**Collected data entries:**
====
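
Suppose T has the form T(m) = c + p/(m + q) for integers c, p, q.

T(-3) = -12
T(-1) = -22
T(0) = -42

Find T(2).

38

(T(m) − c)(m + q) = p for each data point; the three points give a linear system in c and q, then p follows.
Solving: c = -2, q = -1, p = 40, so T(m) = -2 + 40/(m − 1).
Then T(2) = -2 + 40/1 = 38.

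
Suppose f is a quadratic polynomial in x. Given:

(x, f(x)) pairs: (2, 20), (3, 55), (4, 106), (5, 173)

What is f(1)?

Write f(x) = ax² + bx + c; the 4 given values yield a linear system in the 3 coefficients.
Solving, f(x) = 8x² - 5x - 2.
Then f(1) = 1.

1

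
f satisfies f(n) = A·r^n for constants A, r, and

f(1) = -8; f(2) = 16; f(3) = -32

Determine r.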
====
**To do:** Find the line that contains "(x, f(x)) pairs: (2, 20), (3, 55), (4, 106), (5, 173)". Write out that line and every line after it through the end of the data, exactly, and nothing else.

**Written response:**
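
(x, f(x)) pairs: (2, 20), (3, 55), (4, 106), (5, 173)

What is f(1)?

Write f(x) = ax² + bx + c; the 4 given values yield a linear system in the 3 coefficients.
Solving, f(x) = 8x² - 5x - 2.
Then f(1) = 1.

1

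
f satisfies f(n) = A·r^n for constants A, r, and

f(1) = -8; f(2) = 16; f(3) = -32

Determine r.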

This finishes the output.